WORK TO BE COMPLETED: Produce a character-for-character copy of the data below.
* * * * *
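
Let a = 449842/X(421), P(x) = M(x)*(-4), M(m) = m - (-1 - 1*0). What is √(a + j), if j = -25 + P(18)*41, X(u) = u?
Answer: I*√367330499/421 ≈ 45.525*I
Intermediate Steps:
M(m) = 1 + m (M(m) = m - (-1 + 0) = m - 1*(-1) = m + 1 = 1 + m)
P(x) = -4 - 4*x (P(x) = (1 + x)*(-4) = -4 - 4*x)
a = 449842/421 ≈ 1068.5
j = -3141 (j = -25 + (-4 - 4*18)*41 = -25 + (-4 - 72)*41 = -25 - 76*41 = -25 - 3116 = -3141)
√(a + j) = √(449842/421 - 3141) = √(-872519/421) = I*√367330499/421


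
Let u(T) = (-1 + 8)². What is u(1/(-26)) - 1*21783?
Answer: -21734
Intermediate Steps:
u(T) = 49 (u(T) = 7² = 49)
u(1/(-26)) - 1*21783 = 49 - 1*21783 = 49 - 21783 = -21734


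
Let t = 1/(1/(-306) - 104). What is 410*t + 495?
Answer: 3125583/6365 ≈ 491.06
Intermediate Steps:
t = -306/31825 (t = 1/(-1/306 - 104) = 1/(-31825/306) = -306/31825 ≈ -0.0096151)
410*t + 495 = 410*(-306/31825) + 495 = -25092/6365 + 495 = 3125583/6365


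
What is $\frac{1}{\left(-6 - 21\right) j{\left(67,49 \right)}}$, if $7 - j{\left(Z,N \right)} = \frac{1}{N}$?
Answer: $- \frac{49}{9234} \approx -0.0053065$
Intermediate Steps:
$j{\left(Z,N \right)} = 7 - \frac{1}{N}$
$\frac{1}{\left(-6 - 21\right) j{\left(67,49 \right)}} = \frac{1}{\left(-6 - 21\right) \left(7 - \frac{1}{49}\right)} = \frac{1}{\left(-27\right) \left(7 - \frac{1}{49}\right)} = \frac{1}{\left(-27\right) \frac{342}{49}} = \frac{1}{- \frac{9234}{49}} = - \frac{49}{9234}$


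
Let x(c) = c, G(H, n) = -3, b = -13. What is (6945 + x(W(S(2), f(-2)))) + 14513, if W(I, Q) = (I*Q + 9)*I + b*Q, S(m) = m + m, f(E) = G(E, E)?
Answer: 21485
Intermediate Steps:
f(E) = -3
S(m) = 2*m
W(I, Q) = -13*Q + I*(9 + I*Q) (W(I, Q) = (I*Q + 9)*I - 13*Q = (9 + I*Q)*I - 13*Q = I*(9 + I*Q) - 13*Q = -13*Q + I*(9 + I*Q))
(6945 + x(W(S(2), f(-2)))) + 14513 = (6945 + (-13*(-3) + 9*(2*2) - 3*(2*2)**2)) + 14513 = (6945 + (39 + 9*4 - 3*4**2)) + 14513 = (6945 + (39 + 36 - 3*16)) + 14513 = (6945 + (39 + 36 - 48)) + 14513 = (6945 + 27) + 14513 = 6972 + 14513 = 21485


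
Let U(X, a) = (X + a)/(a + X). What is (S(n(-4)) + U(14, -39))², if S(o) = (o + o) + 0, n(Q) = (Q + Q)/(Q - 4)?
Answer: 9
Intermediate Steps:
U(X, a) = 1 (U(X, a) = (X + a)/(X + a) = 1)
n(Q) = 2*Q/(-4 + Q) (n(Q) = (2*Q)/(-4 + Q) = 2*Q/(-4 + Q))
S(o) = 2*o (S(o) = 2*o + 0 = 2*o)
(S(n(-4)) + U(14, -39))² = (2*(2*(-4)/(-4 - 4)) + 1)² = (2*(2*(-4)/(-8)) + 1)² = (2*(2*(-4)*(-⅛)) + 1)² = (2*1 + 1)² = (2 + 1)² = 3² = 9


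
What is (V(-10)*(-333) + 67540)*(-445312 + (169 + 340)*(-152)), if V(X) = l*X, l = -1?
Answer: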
* * * * *
WRITTEN REPLY:
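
Let a = 449842/X(421), P(x) = M(x)*(-4), M(m) = m - (-1 - 1*0). What is √(a + j), if j = -25 + P(18)*41, X(u) = u?
Answer: I*√367330499/421 ≈ 45.525*I
Intermediate Steps:
M(m) = 1 + m (M(m) = m - (-1 + 0) = m - 1*(-1) = m + 1 = 1 + m)
P(x) = -4 - 4*x (P(x) = (1 + x)*(-4) = -4 - 4*x)
a = 449842/421 ≈ 1068.5
j = -3141 (j = -25 + (-4 - 4*18)*41 = -25 + (-4 - 72)*41 = -25 - 76*41 = -25 - 3116 = -3141)
√(a + j) = √(449842/421 - 3141) = √(-872519/421) = I*√367330499/421


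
Let u(T) = (-1 + 8)². What is u(1/(-26)) - 1*21783?
Answer: -21734
Intermediate Steps:
u(T) = 49 (u(T) = 7² = 49)
u(1/(-26)) - 1*21783 = 49 - 1*21783 = 49 - 21783 = -21734


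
Let t = 1/(1/(-306) - 104). What is 410*t + 495?
Answer: 3125583/6365 ≈ 491.06
Intermediate Steps:
t = -306/31825 (t = 1/(-1/306 - 104) = 1/(-31825/306) = -306/31825 ≈ -0.0096151)
410*t + 495 = 410*(-306/31825) + 495 = -25092/6365 + 495 = 3125583/6365


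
What is $\frac{1}{\left(-6 - 21\right) j{\left(67,49 \right)}}$, if $7 - j{\left(Z,N \right)} = \frac{1}{N}$?
Answer: $- \frac{49}{9234} \approx -0.0053065$
Intermediate Steps:
$j{\left(Z,N \right)} = 7 - \frac{1}{N}$
$\frac{1}{\left(-6 - 21\right) j{\left(67,49 \right)}} = \frac{1}{\left(-6 - 21\right) \left(7 - \frac{1}{49}\right)} = \frac{1}{\left(-27\right) \left(7 - \frac{1}{49}\right)} = \frac{1}{\left(-27\right) \frac{342}{49}} = \frac{1}{- \frac{9234}{49}} = - \frac{49}{9234}$


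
Let x(c) = c, G(H, n) = -3, b = -13. What is (6945 + x(W(S(2), f(-2)))) + 14513, if W(I, Q) = (I*Q + 9)*I + b*Q, S(m) = m + m, f(E) = G(E, E)?
Answer: 21485
Intermediate Steps:
f(E) = -3
S(m) = 2*m
W(I, Q) = -13*Q + I*(9 + I*Q) (W(I, Q) = (I*Q + 9)*I - 13*Q = (9 + I*Q)*I - 13*Q = I*(9 + I*Q) - 13*Q = -13*Q + I*(9 + I*Q))
(6945 + x(W(S(2), f(-2)))) + 14513 = (6945 + (-13*(-3) + 9*(2*2) - 3*(2*2)**2)) + 14513 = (6945 + (39 + 9*4 - 3*4**2)) + 14513 = (6945 + (39 + 36 - 3*16)) + 14513 = (6945 + (39 + 36 - 48)) + 14513 = (6945 + 27) + 14513 = 6972 + 14513 = 21485


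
Let U(X, a) = (X + a)/(a + X). What is (S(n(-4)) + U(14, -39))², if S(o) = (o + o) + 0, n(Q) = (Q + Q)/(Q - 4)?
Answer: 9
Intermediate Steps:
U(X, a) = 1 (U(X, a) = (X + a)/(X + a) = 1)
n(Q) = 2*Q/(-4 + Q) (n(Q) = (2*Q)/(-4 + Q) = 2*Q/(-4 + Q))
S(o) = 2*o (S(o) = 2*o + 0 = 2*o)
(S(n(-4)) + U(14, -39))² = (2*(2*(-4)/(-4 - 4)) + 1)² = (2*(2*(-4)/(-8)) + 1)² = (2*(2*(-4)*(-⅛)) + 1)² = (2*1 + 1)² = (2 + 1)² = 3² = 9


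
What is (V(-10)*(-333) + 67540)*(-445312 + (169 + 340)*(-152)), if V(X) = l*X, l = -1?
Answer: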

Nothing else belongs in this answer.